PROBLEM:
Filter the material below down to the lines with the word "elevation" and give those lines.

SUPPLIED MATERIAL:
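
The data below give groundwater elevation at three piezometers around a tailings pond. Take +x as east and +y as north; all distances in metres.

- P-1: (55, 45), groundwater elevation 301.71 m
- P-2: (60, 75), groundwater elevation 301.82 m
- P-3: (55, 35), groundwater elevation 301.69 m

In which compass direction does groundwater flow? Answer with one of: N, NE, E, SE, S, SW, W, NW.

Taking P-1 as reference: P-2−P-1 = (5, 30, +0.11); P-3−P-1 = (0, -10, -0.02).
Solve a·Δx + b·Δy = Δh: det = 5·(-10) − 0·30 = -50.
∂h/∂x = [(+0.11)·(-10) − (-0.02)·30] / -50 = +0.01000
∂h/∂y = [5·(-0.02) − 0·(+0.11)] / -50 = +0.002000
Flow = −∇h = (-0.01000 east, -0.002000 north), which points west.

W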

* * *

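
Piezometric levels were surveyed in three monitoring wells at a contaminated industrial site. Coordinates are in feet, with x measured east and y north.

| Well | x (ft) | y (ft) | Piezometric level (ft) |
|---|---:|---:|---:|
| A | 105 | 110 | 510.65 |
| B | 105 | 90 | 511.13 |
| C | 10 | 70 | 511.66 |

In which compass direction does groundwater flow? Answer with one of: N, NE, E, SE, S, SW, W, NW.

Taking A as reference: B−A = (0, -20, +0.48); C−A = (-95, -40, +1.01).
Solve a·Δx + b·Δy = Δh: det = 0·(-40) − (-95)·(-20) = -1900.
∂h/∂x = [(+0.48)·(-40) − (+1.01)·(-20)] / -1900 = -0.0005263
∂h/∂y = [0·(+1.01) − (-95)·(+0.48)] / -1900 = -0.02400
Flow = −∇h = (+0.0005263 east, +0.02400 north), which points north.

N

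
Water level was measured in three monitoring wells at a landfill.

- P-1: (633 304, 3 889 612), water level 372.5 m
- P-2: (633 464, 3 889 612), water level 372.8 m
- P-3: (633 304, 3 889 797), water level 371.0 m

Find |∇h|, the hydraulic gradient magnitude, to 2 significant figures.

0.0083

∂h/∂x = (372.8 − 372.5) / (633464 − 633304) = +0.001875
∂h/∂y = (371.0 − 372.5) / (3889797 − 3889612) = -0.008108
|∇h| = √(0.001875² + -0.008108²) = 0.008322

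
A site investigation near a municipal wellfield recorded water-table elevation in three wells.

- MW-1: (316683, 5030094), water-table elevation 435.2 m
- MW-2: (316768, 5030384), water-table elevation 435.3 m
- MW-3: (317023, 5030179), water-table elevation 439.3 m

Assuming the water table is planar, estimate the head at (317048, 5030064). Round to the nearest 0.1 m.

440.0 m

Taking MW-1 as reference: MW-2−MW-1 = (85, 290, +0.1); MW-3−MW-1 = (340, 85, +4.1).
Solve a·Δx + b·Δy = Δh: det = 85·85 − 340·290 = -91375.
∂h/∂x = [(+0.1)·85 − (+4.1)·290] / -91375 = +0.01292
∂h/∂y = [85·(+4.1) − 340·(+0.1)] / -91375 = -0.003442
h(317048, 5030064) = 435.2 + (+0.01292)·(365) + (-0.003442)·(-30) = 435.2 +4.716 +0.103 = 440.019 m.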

REPLY TO THE TASK:
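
The data below give groundwater elevation at three piezometers around a tailings pond. Take +x as east and +y as north; all distances in metres.
- P-1: (55, 45), groundwater elevation 301.71 m
- P-2: (60, 75), groundwater elevation 301.82 m
- P-3: (55, 35), groundwater elevation 301.69 m
A site investigation near a municipal wellfield recorded water-table elevation in three wells.
- MW-1: (316683, 5030094), water-table elevation 435.2 m
- MW-2: (316768, 5030384), water-table elevation 435.3 m
- MW-3: (317023, 5030179), water-table elevation 439.3 m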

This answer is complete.